§ **Problem**: Down to the last line, restate the listing below exactly.

====================

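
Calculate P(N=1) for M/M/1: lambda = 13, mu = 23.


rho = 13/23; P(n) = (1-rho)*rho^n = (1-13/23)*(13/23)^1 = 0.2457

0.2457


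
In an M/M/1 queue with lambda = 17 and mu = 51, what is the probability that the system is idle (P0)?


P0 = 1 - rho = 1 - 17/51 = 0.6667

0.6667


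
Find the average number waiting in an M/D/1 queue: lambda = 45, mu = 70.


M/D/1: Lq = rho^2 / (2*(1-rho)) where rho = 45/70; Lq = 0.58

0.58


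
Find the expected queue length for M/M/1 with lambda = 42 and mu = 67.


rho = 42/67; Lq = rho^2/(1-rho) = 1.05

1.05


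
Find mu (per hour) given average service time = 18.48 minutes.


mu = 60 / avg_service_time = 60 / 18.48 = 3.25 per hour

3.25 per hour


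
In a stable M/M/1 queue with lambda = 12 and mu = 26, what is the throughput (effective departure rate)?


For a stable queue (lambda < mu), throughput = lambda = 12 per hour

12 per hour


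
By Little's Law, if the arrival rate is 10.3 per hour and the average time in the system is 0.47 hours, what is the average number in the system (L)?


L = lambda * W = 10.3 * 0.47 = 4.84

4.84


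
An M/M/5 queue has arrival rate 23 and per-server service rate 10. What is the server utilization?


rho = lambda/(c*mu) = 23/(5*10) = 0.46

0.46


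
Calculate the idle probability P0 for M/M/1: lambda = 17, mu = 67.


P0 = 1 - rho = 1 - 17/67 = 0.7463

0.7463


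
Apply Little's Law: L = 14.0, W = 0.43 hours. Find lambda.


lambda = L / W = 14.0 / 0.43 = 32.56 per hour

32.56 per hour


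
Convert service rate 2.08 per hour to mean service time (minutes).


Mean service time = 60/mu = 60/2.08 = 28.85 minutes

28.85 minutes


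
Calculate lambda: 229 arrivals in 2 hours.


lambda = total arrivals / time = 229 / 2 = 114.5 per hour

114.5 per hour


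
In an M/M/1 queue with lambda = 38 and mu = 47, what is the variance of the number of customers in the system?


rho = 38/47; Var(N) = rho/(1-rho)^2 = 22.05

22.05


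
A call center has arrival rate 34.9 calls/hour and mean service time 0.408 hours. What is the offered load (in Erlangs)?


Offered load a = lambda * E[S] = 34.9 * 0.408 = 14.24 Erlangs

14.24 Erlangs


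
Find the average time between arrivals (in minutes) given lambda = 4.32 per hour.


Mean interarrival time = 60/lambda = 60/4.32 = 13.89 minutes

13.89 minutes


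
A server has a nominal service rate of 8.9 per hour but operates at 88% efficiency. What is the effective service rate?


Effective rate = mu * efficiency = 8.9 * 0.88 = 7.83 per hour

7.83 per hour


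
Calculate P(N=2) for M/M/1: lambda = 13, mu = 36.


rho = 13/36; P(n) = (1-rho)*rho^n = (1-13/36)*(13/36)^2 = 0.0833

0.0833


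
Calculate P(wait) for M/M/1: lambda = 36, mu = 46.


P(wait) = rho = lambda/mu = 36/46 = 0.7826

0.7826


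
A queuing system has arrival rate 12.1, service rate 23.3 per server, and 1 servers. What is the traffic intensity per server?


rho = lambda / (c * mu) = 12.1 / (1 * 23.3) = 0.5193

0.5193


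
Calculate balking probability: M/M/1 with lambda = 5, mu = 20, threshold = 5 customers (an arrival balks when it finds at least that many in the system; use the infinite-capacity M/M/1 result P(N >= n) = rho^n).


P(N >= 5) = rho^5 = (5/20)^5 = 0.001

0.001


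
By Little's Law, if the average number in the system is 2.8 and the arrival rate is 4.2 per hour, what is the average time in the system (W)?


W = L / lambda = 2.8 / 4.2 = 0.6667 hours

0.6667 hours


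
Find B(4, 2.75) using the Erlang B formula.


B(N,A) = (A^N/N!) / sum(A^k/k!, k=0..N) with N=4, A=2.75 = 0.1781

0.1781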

====================

§ **Answer to this exercise**:
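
Calculate P(N=1) for M/M/1: lambda = 13, mu = 23.


rho = 13/23; P(n) = (1-rho)*rho^n = (1-13/23)*(13/23)^1 = 0.2457

0.2457


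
In an M/M/1 queue with lambda = 17 and mu = 51, what is the probability that the system is idle (P0)?


P0 = 1 - rho = 1 - 17/51 = 0.6667

0.6667


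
Find the average number waiting in an M/D/1 queue: lambda = 45, mu = 70.


M/D/1: Lq = rho^2 / (2*(1-rho)) where rho = 45/70; Lq = 0.58

0.58


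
Find the expected queue length for M/M/1 with lambda = 42 and mu = 67.


rho = 42/67; Lq = rho^2/(1-rho) = 1.05

1.05


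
Find mu (per hour) given average service time = 18.48 minutes.


mu = 60 / avg_service_time = 60 / 18.48 = 3.25 per hour

3.25 per hour


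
In a stable M/M/1 queue with lambda = 12 and mu = 26, what is the throughput (effective departure rate)?


For a stable queue (lambda < mu), throughput = lambda = 12 per hour

12 per hour


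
By Little's Law, if the arrival rate is 10.3 per hour and the average time in the system is 0.47 hours, what is the average number in the system (L)?


L = lambda * W = 10.3 * 0.47 = 4.84

4.84


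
An M/M/5 queue has arrival rate 23 and per-server service rate 10. What is the server utilization?


rho = lambda/(c*mu) = 23/(5*10) = 0.46

0.46


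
Calculate the idle probability P0 for M/M/1: lambda = 17, mu = 67.


P0 = 1 - rho = 1 - 17/67 = 0.7463

0.7463


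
Apply Little's Law: L = 14.0, W = 0.43 hours. Find lambda.


lambda = L / W = 14.0 / 0.43 = 32.56 per hour

32.56 per hour


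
Convert service rate 2.08 per hour to mean service time (minutes).


Mean service time = 60/mu = 60/2.08 = 28.85 minutes

28.85 minutes


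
Calculate lambda: 229 arrivals in 2 hours.


lambda = total arrivals / time = 229 / 2 = 114.5 per hour

114.5 per hour


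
In an M/M/1 queue with lambda = 38 and mu = 47, what is the variance of the number of customers in the system?


rho = 38/47; Var(N) = rho/(1-rho)^2 = 22.05

22.05


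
A call center has arrival rate 34.9 calls/hour and mean service time 0.408 hours. What is the offered load (in Erlangs)?


Offered load a = lambda * E[S] = 34.9 * 0.408 = 14.24 Erlangs

14.24 Erlangs


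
Find the average time between arrivals (in minutes) given lambda = 4.32 per hour.


Mean interarrival time = 60/lambda = 60/4.32 = 13.89 minutes

13.89 minutes


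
A server has a nominal service rate of 8.9 per hour but operates at 88% efficiency. What is the effective service rate?


Effective rate = mu * efficiency = 8.9 * 0.88 = 7.83 per hour

7.83 per hour


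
Calculate P(N=2) for M/M/1: lambda = 13, mu = 36.


rho = 13/36; P(n) = (1-rho)*rho^n = (1-13/36)*(13/36)^2 = 0.0833

0.0833


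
Calculate P(wait) for M/M/1: lambda = 36, mu = 46.


P(wait) = rho = lambda/mu = 36/46 = 0.7826

0.7826


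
A queuing system has arrival rate 12.1, service rate 23.3 per server, and 1 servers. What is the traffic intensity per server?


rho = lambda / (c * mu) = 12.1 / (1 * 23.3) = 0.5193

0.5193


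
Calculate balking probability: M/M/1 with lambda = 5, mu = 20, threshold = 5 customers (an arrival balks when it finds at least that many in the system; use the infinite-capacity M/M/1 result P(N >= n) = rho^n).


P(N >= 5) = rho^5 = (5/20)^5 = 0.001

0.001


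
By Little's Law, if the average number in the system is 2.8 and the arrival rate is 4.2 per hour, what is the average time in the system (W)?


W = L / lambda = 2.8 / 4.2 = 0.6667 hours

0.6667 hours


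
Find B(4, 2.75) using the Erlang B formula.


B(N,A) = (A^N/N!) / sum(A^k/k!, k=0..N) with N=4, A=2.75 = 0.1781

0.1781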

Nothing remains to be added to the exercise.